» **WHAT THIS TASK INVOLVES**
Restate the entries below verbatim.

___

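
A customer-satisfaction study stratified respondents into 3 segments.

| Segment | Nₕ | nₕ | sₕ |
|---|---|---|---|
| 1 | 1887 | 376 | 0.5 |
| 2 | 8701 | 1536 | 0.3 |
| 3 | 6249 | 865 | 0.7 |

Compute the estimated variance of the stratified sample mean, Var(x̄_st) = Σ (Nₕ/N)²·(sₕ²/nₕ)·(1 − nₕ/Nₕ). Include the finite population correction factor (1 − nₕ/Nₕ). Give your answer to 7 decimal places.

N = 16837. Term for each stratum: Wₕ²sₕ²/nₕ·(1−nₕ/Nₕ).
Var(x̄_st) = 0.0000066874 + 0.0000128857 + 0.0000672305 = 0.0000868036 → 0.0000868.

0.0000868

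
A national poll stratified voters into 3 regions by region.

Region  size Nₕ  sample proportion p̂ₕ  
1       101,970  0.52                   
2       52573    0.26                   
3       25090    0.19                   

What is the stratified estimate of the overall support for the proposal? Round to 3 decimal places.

0.398

N = 101970 + 52573 + 25090 = 179633.
Overall proportion = Σ (Nₕ/N)·p̂ₕ.
Σ Nₕp̂ₕ = 53024.4 + 13668.98 + 4767.1 = 71460.48.
71460.48 / 179633 = 0.39781... → 0.398.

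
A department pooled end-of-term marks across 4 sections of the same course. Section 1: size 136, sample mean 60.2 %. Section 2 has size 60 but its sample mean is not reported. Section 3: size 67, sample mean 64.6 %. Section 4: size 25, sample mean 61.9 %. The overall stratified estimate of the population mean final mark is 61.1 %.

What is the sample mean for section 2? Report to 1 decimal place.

N = 136 + 60 + 67 + 25 = 288.
Overall total = μ·N = 61.1·288 = 17596.8.
Subtract the known strata: 136·60.2 + 67·64.6 + 25·61.9 = 14062.9.
Remaining total for section 2: 17596.8 − 14062.9 = 3533.9.
Divide by its size: 3533.9 / 60 = 58.898... → 58.9.

58.9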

___

» **SOLUTION FOR THIS EXERCISE**
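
A customer-satisfaction study stratified respondents into 3 segments.

| Segment | Nₕ | nₕ | sₕ |
|---|---|---|---|
| 1 | 1887 | 376 | 0.5 |
| 2 | 8701 | 1536 | 0.3 |
| 3 | 6249 | 865 | 0.7 |

Compute the estimated variance of the stratified sample mean, Var(x̄_st) = Σ (Nₕ/N)²·(sₕ²/nₕ)·(1 − nₕ/Nₕ). Include the finite population correction factor (1 − nₕ/Nₕ). Give your answer to 7 decimal places.

N = 16837. Term for each stratum: Wₕ²sₕ²/nₕ·(1−nₕ/Nₕ).
Var(x̄_st) = 0.0000066874 + 0.0000128857 + 0.0000672305 = 0.0000868036 → 0.0000868.

0.0000868

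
A national poll stratified voters into 3 regions by region.

Region  size Nₕ  sample proportion p̂ₕ  
1       101,970  0.52                   
2       52573    0.26                   
3       25090    0.19                   

What is the stratified estimate of the overall support for the proposal? Round to 3 decimal places.

0.398

N = 101970 + 52573 + 25090 = 179633.
Overall proportion = Σ (Nₕ/N)·p̂ₕ.
Σ Nₕp̂ₕ = 53024.4 + 13668.98 + 4767.1 = 71460.48.
71460.48 / 179633 = 0.39781... → 0.398.

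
A department pooled end-of-term marks across 4 sections of the same course. Section 1: size 136, sample mean 60.2 %. Section 2 has size 60 but its sample mean is not reported. Section 3: size 67, sample mean 64.6 %. Section 4: size 25, sample mean 61.9 %. The overall stratified estimate of the population mean final mark is 61.1 %.

What is the sample mean for section 2? Report to 1 decimal place.

N = 136 + 60 + 67 + 25 = 288.
Overall total = μ·N = 61.1·288 = 17596.8.
Subtract the known strata: 136·60.2 + 67·64.6 + 25·61.9 = 14062.9.
Remaining total for section 2: 17596.8 − 14062.9 = 3533.9.
Divide by its size: 3533.9 / 60 = 58.898... → 58.9.

58.9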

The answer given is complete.